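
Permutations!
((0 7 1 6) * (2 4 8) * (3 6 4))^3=(0 4 3 7 8 6 1 2)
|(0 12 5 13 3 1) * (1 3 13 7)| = |(13)(0 12 5 7 1)| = 5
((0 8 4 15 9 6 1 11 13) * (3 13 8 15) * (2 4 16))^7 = (0 16 9 4 1 13 8 15 2 6 3 11)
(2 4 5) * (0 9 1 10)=(0 9 1 10)(2 4 5)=[9, 10, 4, 3, 5, 2, 6, 7, 8, 1, 0]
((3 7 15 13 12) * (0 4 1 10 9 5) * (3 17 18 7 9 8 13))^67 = (0 3 18 13 1 5 15 17 8 4 9 7 12 10)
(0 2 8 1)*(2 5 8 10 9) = (0 5 8 1)(2 10 9) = [5, 0, 10, 3, 4, 8, 6, 7, 1, 2, 9]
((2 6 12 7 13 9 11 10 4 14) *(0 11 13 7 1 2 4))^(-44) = (14)(0 11 10)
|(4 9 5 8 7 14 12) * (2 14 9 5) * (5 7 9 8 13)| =14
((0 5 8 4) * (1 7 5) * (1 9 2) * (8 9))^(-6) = (1 2 9 5 7) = ((0 8 4)(1 7 5 9 2))^(-6)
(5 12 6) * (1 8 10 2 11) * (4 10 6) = (1 8 6 5 12 4 10 2 11) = [0, 8, 11, 3, 10, 12, 5, 7, 6, 9, 2, 1, 4]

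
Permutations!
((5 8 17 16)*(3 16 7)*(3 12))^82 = ((3 16 5 8 17 7 12))^82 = (3 7 8 16 12 17 5)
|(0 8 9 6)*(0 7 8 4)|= |(0 4)(6 7 8 9)|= 4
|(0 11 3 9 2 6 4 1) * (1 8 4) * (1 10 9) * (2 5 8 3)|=|(0 11 2 6 10 9 5 8 4 3 1)|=11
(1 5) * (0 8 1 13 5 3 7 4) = [8, 3, 2, 7, 0, 13, 6, 4, 1, 9, 10, 11, 12, 5] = (0 8 1 3 7 4)(5 13)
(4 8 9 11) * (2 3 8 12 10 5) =(2 3 8 9 11 4 12 10 5) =[0, 1, 3, 8, 12, 2, 6, 7, 9, 11, 5, 4, 10]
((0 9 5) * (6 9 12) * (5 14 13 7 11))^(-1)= (0 5 11 7 13 14 9 6 12)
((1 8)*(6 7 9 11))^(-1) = ((1 8)(6 7 9 11))^(-1) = (1 8)(6 11 9 7)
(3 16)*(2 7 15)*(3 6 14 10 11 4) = (2 7 15)(3 16 6 14 10 11 4) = [0, 1, 7, 16, 3, 5, 14, 15, 8, 9, 11, 4, 12, 13, 10, 2, 6]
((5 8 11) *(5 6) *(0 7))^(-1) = ((0 7)(5 8 11 6))^(-1) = (0 7)(5 6 11 8)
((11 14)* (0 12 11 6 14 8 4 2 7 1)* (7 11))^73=(0 12 7 1)(2 11 8 4)(6 14)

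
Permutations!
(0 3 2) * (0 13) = [3, 1, 13, 2, 4, 5, 6, 7, 8, 9, 10, 11, 12, 0] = (0 3 2 13)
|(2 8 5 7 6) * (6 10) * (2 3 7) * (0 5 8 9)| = 4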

• [Exercise requirements] The stopping point is the line containing "((5 8 11) *(5". Reproduce exactly every line of the material from the first through that one.

• [Solved problem]
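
Permutations!
((0 7 1 6) * (2 4 8) * (3 6 4))^3=(0 4 3 7 8 6 1 2)
|(0 12 5 13 3 1) * (1 3 13 7)| = |(13)(0 12 5 7 1)| = 5
((0 8 4 15 9 6 1 11 13) * (3 13 8 15) * (2 4 16))^7 = (0 16 9 4 1 13 8 15 2 6 3 11)
(2 4 5) * (0 9 1 10)=(0 9 1 10)(2 4 5)=[9, 10, 4, 3, 5, 2, 6, 7, 8, 1, 0]
((3 7 15 13 12) * (0 4 1 10 9 5) * (3 17 18 7 9 8 13))^67 = (0 3 18 13 1 5 15 17 8 4 9 7 12 10)
(0 2 8 1)*(2 5 8 10 9) = (0 5 8 1)(2 10 9) = [5, 0, 10, 3, 4, 8, 6, 7, 1, 2, 9]
((2 6 12 7 13 9 11 10 4 14) *(0 11 13 7 1 2 4))^(-44) = (14)(0 11 10)
|(4 9 5 8 7 14 12) * (2 14 9 5) * (5 7 9 8 13)| =14
((0 5 8 4) * (1 7 5) * (1 9 2) * (8 9))^(-6) = (1 2 9 5 7) = ((0 8 4)(1 7 5 9 2))^(-6)
(5 12 6) * (1 8 10 2 11) * (4 10 6) = (1 8 6 5 12 4 10 2 11) = [0, 8, 11, 3, 10, 12, 5, 7, 6, 9, 2, 1, 4]

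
Permutations!
((5 8 17 16)*(3 16 7)*(3 12))^82 = ((3 16 5 8 17 7 12))^82 = (3 7 8 16 12 17 5)
|(0 8 9 6)*(0 7 8 4)|= |(0 4)(6 7 8 9)|= 4
|(0 11 3 9 2 6 4 1) * (1 8 4) * (1 10 9) * (2 5 8 3)|=|(0 11 2 6 10 9 5 8 4 3 1)|=11
(1 5) * (0 8 1 13 5 3 7 4) = [8, 3, 2, 7, 0, 13, 6, 4, 1, 9, 10, 11, 12, 5] = (0 8 1 3 7 4)(5 13)
(4 8 9 11) * (2 3 8 12 10 5) =(2 3 8 9 11 4 12 10 5) =[0, 1, 3, 8, 12, 2, 6, 7, 9, 11, 5, 4, 10]
((0 9 5) * (6 9 12) * (5 14 13 7 11))^(-1)= (0 5 11 7 13 14 9 6 12)
((1 8)*(6 7 9 11))^(-1) = ((1 8)(6 7 9 11))^(-1) = (1 8)(6 11 9 7)
(3 16)*(2 7 15)*(3 6 14 10 11 4) = (2 7 15)(3 16 6 14 10 11 4) = [0, 1, 7, 16, 3, 5, 14, 15, 8, 9, 11, 4, 12, 13, 10, 2, 6]
((5 8 11) *(5 6) *(0 7))^(-1) = ((0 7)(5 8 11 6))^(-1) = (0 7)(5 6 11 8)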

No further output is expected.